- **What you need to do**
Would you set down every entry again, exactly as written?

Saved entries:
■ ■ ■ ■ ■ ■ ■

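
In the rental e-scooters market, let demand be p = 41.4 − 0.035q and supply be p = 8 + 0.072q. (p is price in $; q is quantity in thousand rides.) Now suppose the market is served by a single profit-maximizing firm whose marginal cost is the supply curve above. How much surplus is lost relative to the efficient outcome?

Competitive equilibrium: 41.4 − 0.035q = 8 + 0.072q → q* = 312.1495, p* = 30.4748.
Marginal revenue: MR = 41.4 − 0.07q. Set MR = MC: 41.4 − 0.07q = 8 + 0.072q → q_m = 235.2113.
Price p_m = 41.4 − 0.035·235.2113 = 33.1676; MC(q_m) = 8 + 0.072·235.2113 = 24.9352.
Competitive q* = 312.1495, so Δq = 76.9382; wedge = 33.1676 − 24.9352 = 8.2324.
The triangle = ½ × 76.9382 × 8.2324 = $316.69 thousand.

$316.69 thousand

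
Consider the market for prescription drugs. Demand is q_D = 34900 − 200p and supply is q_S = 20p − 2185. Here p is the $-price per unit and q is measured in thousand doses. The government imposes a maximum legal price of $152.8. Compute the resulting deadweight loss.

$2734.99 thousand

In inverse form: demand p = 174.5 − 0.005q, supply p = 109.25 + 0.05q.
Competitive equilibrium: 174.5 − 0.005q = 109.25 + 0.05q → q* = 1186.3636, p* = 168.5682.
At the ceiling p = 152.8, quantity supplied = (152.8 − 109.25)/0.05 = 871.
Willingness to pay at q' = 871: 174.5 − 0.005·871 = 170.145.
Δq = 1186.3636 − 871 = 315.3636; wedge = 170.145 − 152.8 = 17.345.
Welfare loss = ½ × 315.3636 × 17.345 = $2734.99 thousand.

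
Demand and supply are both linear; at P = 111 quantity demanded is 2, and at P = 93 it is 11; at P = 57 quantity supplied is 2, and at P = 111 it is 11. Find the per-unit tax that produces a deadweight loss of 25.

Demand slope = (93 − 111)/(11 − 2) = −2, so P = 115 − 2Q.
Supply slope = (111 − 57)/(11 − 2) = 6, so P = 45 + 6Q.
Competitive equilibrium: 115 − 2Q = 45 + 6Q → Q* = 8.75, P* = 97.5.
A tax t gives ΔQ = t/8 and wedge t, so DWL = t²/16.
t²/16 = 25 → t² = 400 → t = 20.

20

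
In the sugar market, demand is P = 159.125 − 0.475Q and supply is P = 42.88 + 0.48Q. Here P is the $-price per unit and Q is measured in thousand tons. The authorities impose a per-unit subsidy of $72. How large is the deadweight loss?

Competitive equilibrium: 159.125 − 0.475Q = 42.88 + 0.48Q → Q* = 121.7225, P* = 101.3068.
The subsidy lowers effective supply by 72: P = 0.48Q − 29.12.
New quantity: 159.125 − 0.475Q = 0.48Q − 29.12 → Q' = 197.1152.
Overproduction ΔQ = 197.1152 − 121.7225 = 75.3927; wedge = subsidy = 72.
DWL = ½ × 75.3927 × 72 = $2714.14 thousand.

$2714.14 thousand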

■ ■ ■ ■ ■ ■ ■

- **Answer to the exercise**
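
In the rental e-scooters market, let demand be p = 41.4 − 0.035q and supply be p = 8 + 0.072q. (p is price in $; q is quantity in thousand rides.) Now suppose the market is served by a single profit-maximizing firm whose marginal cost is the supply curve above. How much surplus is lost relative to the efficient outcome?

Competitive equilibrium: 41.4 − 0.035q = 8 + 0.072q → q* = 312.1495, p* = 30.4748.
Marginal revenue: MR = 41.4 − 0.07q. Set MR = MC: 41.4 − 0.07q = 8 + 0.072q → q_m = 235.2113.
Price p_m = 41.4 − 0.035·235.2113 = 33.1676; MC(q_m) = 8 + 0.072·235.2113 = 24.9352.
Competitive q* = 312.1495, so Δq = 76.9382; wedge = 33.1676 − 24.9352 = 8.2324.
The triangle = ½ × 76.9382 × 8.2324 = $316.69 thousand.

$316.69 thousand

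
Consider the market for prescription drugs. Demand is q_D = 34900 − 200p and supply is q_S = 20p − 2185. Here p is the $-price per unit and q is measured in thousand doses. The government imposes a maximum legal price of $152.8. Compute the resulting deadweight loss.

$2734.99 thousand

In inverse form: demand p = 174.5 − 0.005q, supply p = 109.25 + 0.05q.
Competitive equilibrium: 174.5 − 0.005q = 109.25 + 0.05q → q* = 1186.3636, p* = 168.5682.
At the ceiling p = 152.8, quantity supplied = (152.8 − 109.25)/0.05 = 871.
Willingness to pay at q' = 871: 174.5 − 0.005·871 = 170.145.
Δq = 1186.3636 − 871 = 315.3636; wedge = 170.145 − 152.8 = 17.345.
Welfare loss = ½ × 315.3636 × 17.345 = $2734.99 thousand.

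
Demand and supply are both linear; at P = 111 quantity demanded is 2, and at P = 93 it is 11; at P = 57 quantity supplied is 2, and at P = 111 it is 11. Find the per-unit tax that produces a deadweight loss of 25.

Demand slope = (93 − 111)/(11 − 2) = −2, so P = 115 − 2Q.
Supply slope = (111 − 57)/(11 − 2) = 6, so P = 45 + 6Q.
Competitive equilibrium: 115 − 2Q = 45 + 6Q → Q* = 8.75, P* = 97.5.
A tax t gives ΔQ = t/8 and wedge t, so DWL = t²/16.
t²/16 = 25 → t² = 400 → t = 20.

20

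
In the sugar market, demand is P = 159.125 − 0.475Q and supply is P = 42.88 + 0.48Q. Here P is the $-price per unit and Q is measured in thousand tons. The authorities impose a per-unit subsidy of $72. How large is the deadweight loss?

Competitive equilibrium: 159.125 − 0.475Q = 42.88 + 0.48Q → Q* = 121.7225, P* = 101.3068.
The subsidy lowers effective supply by 72: P = 0.48Q − 29.12.
New quantity: 159.125 − 0.475Q = 0.48Q − 29.12 → Q' = 197.1152.
Overproduction ΔQ = 197.1152 − 121.7225 = 75.3927; wedge = subsidy = 72.
DWL = ½ × 75.3927 × 72 = $2714.14 thousand.

$2714.14 thousand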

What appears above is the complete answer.